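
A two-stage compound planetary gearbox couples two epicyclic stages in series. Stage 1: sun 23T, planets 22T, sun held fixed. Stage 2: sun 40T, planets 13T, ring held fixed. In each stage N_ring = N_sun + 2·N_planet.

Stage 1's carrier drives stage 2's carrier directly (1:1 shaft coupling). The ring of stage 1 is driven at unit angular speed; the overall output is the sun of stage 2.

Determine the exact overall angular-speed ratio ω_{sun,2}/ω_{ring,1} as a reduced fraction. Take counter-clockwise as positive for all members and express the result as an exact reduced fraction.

3551/1800

Stage 1: N_ring = 23 + 2·22 = 67
Stage 1: 23(ω_s−ω_c) = −67(ω_r−ω_c),  ω_s=0, ω_r=1
Stage 1: 23(0−ω_c) = −67(1−ω_c)  ⇒  90ω_c = 67  ⇒  ω_c = 67/90
  ⇒ ω_c¹/ω_r¹ = 67/90
Stage 2: N_ring = 40 + 2·13 = 66
Stage 2: 40(ω_s−ω_c) = −66(ω_r−ω_c),  ω_r=0, ω_c=1
Stage 2: ω_s = 1 − (66/40)(0−1) = 53/20
  ⇒ ω_s²/ω_c² = 53/20
Coupling ω_c² = ω_c¹ ⇒ overall = 67/90 × 53/20 = 3551/1800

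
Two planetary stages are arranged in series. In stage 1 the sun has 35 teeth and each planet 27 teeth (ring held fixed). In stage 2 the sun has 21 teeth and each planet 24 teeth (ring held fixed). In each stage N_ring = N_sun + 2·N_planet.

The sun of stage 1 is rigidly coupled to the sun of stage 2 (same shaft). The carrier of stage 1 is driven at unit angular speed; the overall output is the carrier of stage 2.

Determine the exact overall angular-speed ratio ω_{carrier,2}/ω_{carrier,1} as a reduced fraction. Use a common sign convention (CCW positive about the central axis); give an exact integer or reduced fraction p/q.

Stage 1: N_ring = 35 + 2·27 = 89
Stage 1: 35(ω_s−ω_c) = −89(ω_r−ω_c),  ω_r=0, ω_c=1
Stage 1: ω_s = 1 − (89/35)(0−1) = 124/35
  ⇒ ω_s¹/ω_c¹ = 124/35
Stage 2: N_ring = 21 + 2·24 = 69
Stage 2: 21(ω_s−ω_c) = −69(ω_r−ω_c),  ω_r=0, ω_s=1
Stage 2: 21(1−ω_c) = −69(0−ω_c)  ⇒  90ω_c = 21  ⇒  ω_c = 7/30
  ⇒ ω_c²/ω_s² = 7/30
Coupling ω_s² = ω_s¹ ⇒ overall = 124/35 × 7/30 = 62/75

62/75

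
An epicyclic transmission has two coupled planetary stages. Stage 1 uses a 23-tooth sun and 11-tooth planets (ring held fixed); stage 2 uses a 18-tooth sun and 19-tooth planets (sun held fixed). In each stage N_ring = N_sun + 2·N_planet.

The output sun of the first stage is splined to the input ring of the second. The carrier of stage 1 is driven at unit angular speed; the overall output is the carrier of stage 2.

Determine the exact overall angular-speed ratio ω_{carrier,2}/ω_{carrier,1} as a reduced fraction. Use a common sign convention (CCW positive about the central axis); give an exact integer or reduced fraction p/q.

1904/851

Stage 1: N_ring = 23 + 2·11 = 45
Stage 1: 23(ω_s−ω_c) = −45(ω_r−ω_c),  ω_r=0, ω_c=1
Stage 1: ω_s = 1 − (45/23)(0−1) = 68/23
  ⇒ ω_s¹/ω_c¹ = 68/23
Stage 2: N_ring = 18 + 2·19 = 56
Stage 2: 18(ω_s−ω_c) = −56(ω_r−ω_c),  ω_s=0, ω_r=1
Stage 2: 18(0−ω_c) = −56(1−ω_c)  ⇒  74ω_c = 56  ⇒  ω_c = 28/37
  ⇒ ω_c²/ω_r² = 28/37
Coupling ω_r² = ω_s¹ ⇒ overall = 68/23 × 28/37 = 1904/851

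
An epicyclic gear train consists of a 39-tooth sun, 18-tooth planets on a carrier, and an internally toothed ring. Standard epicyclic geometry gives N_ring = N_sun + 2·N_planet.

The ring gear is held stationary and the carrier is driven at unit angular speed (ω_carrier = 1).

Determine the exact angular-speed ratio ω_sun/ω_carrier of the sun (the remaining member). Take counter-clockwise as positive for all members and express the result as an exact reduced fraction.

38/13

N_ring = 39 + 2·18 = 75
39(ω_s−ω_c) = −75(ω_r−ω_c),  ω_r=0, ω_c=1
ω_s = 1 − (75/39)(0−1) = 38/13
ω_s/ω_c = 38/13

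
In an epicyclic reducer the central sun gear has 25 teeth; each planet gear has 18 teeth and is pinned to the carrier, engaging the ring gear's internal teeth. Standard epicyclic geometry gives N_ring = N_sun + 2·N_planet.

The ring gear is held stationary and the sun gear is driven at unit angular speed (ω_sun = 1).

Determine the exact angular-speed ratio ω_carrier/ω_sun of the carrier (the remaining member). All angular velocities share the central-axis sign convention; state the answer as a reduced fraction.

25/86

N_ring = 25 + 2·18 = 61
25(ω_s−ω_c) = −61(ω_r−ω_c),  ω_r=0, ω_s=1
25(1−ω_c) = −61(0−ω_c)  ⇒  86ω_c = 25  ⇒  ω_c = 25/86
ω_c/ω_s = 25/86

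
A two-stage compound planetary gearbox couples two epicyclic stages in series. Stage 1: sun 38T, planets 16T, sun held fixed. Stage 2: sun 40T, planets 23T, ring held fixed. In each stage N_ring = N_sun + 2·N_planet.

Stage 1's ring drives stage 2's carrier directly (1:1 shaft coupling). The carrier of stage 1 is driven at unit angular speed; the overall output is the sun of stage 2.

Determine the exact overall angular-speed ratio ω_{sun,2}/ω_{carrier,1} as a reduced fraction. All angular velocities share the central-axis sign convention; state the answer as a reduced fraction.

Stage 1: N_ring = 38 + 2·16 = 70
Stage 1: 38(ω_s−ω_c) = −70(ω_r−ω_c),  ω_s=0, ω_c=1
Stage 1: ω_r = 1 − (38/70)(0−1) = 54/35
  ⇒ ω_r¹/ω_c¹ = 54/35
Stage 2: N_ring = 40 + 2·23 = 86
Stage 2: 40(ω_s−ω_c) = −86(ω_r−ω_c),  ω_r=0, ω_c=1
Stage 2: ω_s = 1 − (86/40)(0−1) = 63/20
  ⇒ ω_s²/ω_c² = 63/20
Coupling ω_c² = ω_r¹ ⇒ overall = 54/35 × 63/20 = 243/50

243/50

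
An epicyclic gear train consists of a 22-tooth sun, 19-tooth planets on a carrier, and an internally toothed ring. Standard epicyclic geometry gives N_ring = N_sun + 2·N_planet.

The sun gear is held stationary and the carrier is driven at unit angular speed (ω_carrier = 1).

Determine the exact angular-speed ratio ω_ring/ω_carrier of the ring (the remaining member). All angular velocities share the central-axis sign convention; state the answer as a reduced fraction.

N_ring = 22 + 2·19 = 60
22(ω_s−ω_c) = −60(ω_r−ω_c),  ω_s=0, ω_c=1
ω_r = 1 − (22/60)(0−1) = 41/30
ω_r/ω_c = 41/30

41/30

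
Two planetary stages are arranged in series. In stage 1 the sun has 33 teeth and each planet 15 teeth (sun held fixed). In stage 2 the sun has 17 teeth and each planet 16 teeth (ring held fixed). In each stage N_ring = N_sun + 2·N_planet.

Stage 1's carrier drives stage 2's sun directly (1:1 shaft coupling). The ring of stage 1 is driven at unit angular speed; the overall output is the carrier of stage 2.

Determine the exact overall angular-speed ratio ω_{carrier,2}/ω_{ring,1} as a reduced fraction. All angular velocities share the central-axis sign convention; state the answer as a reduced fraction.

Stage 1: N_ring = 33 + 2·15 = 63
Stage 1: 33(ω_s−ω_c) = −63(ω_r−ω_c),  ω_s=0, ω_r=1
Stage 1: 33(0−ω_c) = −63(1−ω_c)  ⇒  96ω_c = 63  ⇒  ω_c = 21/32
  ⇒ ω_c¹/ω_r¹ = 21/32
Stage 2: N_ring = 17 + 2·16 = 49
Stage 2: 17(ω_s−ω_c) = −49(ω_r−ω_c),  ω_r=0, ω_s=1
Stage 2: 17(1−ω_c) = −49(0−ω_c)  ⇒  66ω_c = 17  ⇒  ω_c = 17/66
  ⇒ ω_c²/ω_s² = 17/66
Coupling ω_s² = ω_c¹ ⇒ overall = 21/32 × 17/66 = 119/704

119/704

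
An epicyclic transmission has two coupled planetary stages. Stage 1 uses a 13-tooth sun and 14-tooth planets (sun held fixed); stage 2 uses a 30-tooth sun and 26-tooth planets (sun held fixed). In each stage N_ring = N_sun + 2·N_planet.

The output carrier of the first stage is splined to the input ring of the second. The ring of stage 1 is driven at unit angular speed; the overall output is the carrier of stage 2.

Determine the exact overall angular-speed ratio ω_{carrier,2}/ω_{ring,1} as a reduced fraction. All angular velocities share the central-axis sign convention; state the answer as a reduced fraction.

Stage 1: N_ring = 13 + 2·14 = 41
Stage 1: 13(ω_s−ω_c) = −41(ω_r−ω_c),  ω_s=0, ω_r=1
Stage 1: 13(0−ω_c) = −41(1−ω_c)  ⇒  54ω_c = 41  ⇒  ω_c = 41/54
  ⇒ ω_c¹/ω_r¹ = 41/54
Stage 2: N_ring = 30 + 2·26 = 82
Stage 2: 30(ω_s−ω_c) = −82(ω_r−ω_c),  ω_s=0, ω_r=1
Stage 2: 30(0−ω_c) = −82(1−ω_c)  ⇒  112ω_c = 82  ⇒  ω_c = 41/56
  ⇒ ω_c²/ω_r² = 41/56
Coupling ω_r² = ω_c¹ ⇒ overall = 41/54 × 41/56 = 1681/3024

1681/3024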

▬▬▬▬▬▬

Find the line with "An epicyclic gear train consists of a 22-tooth" in the material above. Reproduce it and each line after it up to and including the line with "The output carrier".

* [RESULT]
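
An epicyclic gear train consists of a 22-tooth sun, 19-tooth planets on a carrier, and an internally toothed ring. Standard epicyclic geometry gives N_ring = N_sun + 2·N_planet.

The sun gear is held stationary and the carrier is driven at unit angular speed (ω_carrier = 1).

Determine the exact angular-speed ratio ω_ring/ω_carrier of the ring (the remaining member). All angular velocities share the central-axis sign convention; state the answer as a reduced fraction.

N_ring = 22 + 2·19 = 60
22(ω_s−ω_c) = −60(ω_r−ω_c),  ω_s=0, ω_c=1
ω_r = 1 − (22/60)(0−1) = 41/30
ω_r/ω_c = 41/30

41/30

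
Two planetary stages are arranged in series. In stage 1 the sun has 33 teeth and each planet 15 teeth (sun held fixed). In stage 2 the sun has 17 teeth and each planet 16 teeth (ring held fixed). In each stage N_ring = N_sun + 2·N_planet.

Stage 1's carrier drives stage 2's sun directly (1:1 shaft coupling). The ring of stage 1 is driven at unit angular speed; the overall output is the carrier of stage 2.

Determine the exact overall angular-speed ratio ω_{carrier,2}/ω_{ring,1} as a reduced fraction. All angular velocities share the central-axis sign convention; state the answer as a reduced fraction.

Stage 1: N_ring = 33 + 2·15 = 63
Stage 1: 33(ω_s−ω_c) = −63(ω_r−ω_c),  ω_s=0, ω_r=1
Stage 1: 33(0−ω_c) = −63(1−ω_c)  ⇒  96ω_c = 63  ⇒  ω_c = 21/32
  ⇒ ω_c¹/ω_r¹ = 21/32
Stage 2: N_ring = 17 + 2·16 = 49
Stage 2: 17(ω_s−ω_c) = −49(ω_r−ω_c),  ω_r=0, ω_s=1
Stage 2: 17(1−ω_c) = −49(0−ω_c)  ⇒  66ω_c = 17  ⇒  ω_c = 17/66
  ⇒ ω_c²/ω_s² = 17/66
Coupling ω_s² = ω_c¹ ⇒ overall = 21/32 × 17/66 = 119/704

119/704

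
An epicyclic transmission has two coupled planetary stages. Stage 1 uses a 13-tooth sun and 14-tooth planets (sun held fixed); stage 2 uses a 30-tooth sun and 26-tooth planets (sun held fixed). In each stage N_ring = N_sun + 2·N_planet.

The output carrier of the first stage is splined to the input ring of the second. The ring of stage 1 is driven at unit angular speed; the overall output is the carrier of stage 2.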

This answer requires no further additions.